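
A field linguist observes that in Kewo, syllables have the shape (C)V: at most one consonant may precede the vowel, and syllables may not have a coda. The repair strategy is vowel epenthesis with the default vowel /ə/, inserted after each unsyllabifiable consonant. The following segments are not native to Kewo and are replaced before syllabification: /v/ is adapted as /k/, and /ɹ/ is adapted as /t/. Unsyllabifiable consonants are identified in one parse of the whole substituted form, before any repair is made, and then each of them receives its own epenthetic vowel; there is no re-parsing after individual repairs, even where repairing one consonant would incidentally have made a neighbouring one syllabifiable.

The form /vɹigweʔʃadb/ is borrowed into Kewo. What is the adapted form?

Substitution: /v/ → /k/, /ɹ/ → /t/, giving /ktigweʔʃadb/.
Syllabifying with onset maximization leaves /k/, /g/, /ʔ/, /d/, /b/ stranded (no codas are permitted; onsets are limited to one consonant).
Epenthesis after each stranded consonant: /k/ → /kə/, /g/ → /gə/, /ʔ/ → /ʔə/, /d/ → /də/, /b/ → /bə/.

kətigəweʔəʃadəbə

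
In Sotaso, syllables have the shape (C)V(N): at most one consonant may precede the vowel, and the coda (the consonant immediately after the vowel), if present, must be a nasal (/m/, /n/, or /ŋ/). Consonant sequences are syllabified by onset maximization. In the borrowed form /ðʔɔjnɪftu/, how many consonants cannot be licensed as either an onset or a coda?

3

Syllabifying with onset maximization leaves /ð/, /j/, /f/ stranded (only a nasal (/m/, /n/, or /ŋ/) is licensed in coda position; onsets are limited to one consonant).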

┄┄┄┄┄┄┄┄┄┄┄┄┄┄┄┄┄┄┄┄

» **Task details**:
The complete listing is to be repeated exactly.

» **Result**:
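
A field linguist observes that in Kewo, syllables have the shape (C)V: at most one consonant may precede the vowel, and syllables may not have a coda. The repair strategy is vowel epenthesis with the default vowel /ə/, inserted after each unsyllabifiable consonant. The following segments are not native to Kewo and are replaced before syllabification: /v/ is adapted as /k/, and /ɹ/ is adapted as /t/. Unsyllabifiable consonants are identified in one parse of the whole substituted form, before any repair is made, and then each of them receives its own epenthetic vowel; there is no re-parsing after individual repairs, even where repairing one consonant would incidentally have made a neighbouring one syllabifiable.

The form /vɹigweʔʃadb/ is borrowed into Kewo. What is the adapted form?

Substitution: /v/ → /k/, /ɹ/ → /t/, giving /ktigweʔʃadb/.
Syllabifying with onset maximization leaves /k/, /g/, /ʔ/, /d/, /b/ stranded (no codas are permitted; onsets are limited to one consonant).
Epenthesis after each stranded consonant: /k/ → /kə/, /g/ → /gə/, /ʔ/ → /ʔə/, /d/ → /də/, /b/ → /bə/.

kətigəweʔəʃadəbə

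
In Sotaso, syllables have the shape (C)V(N): at most one consonant may precede the vowel, and the coda (the consonant immediately after the vowel), if present, must be a nasal (/m/, /n/, or /ŋ/). Consonant sequences are syllabified by onset maximization. In the borrowed form /ðʔɔjnɪftu/, how many consonants cannot be licensed as either an onset or a coda?

3

Syllabifying with onset maximization leaves /ð/, /j/, /f/ stranded (only a nasal (/m/, /n/, or /ŋ/) is licensed in coda position; onsets are limited to one consonant).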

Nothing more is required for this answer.